**What the task requires**
Each line with the word "frac" must appear in the answer, copied from the records.

**Input for this task**
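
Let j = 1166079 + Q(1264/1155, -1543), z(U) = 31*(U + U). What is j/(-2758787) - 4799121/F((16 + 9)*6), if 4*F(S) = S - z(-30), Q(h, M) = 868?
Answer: -8826892678063/924193645 ≈ -9550.9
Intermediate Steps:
z(U) = 62*U (z(U) = 31*(2*U) = 62*U)
F(S) = 465 + S/4 (F(S) = (S - 62*(-30))/4 = (S - 1*(-1860))/4 = (S + 1860)/4 = (1860 + S)/4 = 465 + S/4)
j = 1166947 (j = 1166079 + 868 = 1166947)
j/(-2758787) - 4799121/F((16 + 9)*6) = 1166947/(-2758787) - 4799121/(465 + ((16 + 9)*6)/4) = 1166947*(-1/2758787) - 4799121/(465 + (25*6)/4) = -1166947/2758787 - 4799121/(465 + (¼)*150) = -1166947/2758787 - 4799121/(465 + 75/2) = -1166947/2758787 - 4799121/1005/2 = -1166947/2758787 - 4799121*2/1005 = -1166947/2758787 - 3199414/335 = -8826892678063/924193645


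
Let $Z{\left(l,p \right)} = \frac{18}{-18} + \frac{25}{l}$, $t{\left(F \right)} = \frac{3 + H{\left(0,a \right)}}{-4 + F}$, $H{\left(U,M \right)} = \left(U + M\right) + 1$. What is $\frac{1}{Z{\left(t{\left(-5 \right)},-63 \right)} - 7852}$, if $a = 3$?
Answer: $- \frac{7}{55196} \approx -0.00012682$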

**Worked solution**
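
Let $Z{\left(l,p \right)} = \frac{18}{-18} + \frac{25}{l}$, $t{\left(F \right)} = \frac{3 + H{\left(0,a \right)}}{-4 + F}$, $H{\left(U,M \right)} = \left(U + M\right) + 1$. What is $\frac{1}{Z{\left(t{\left(-5 \right)},-63 \right)} - 7852}$, if $a = 3$?
Answer: $- \frac{7}{55196} \approx -0.00012682$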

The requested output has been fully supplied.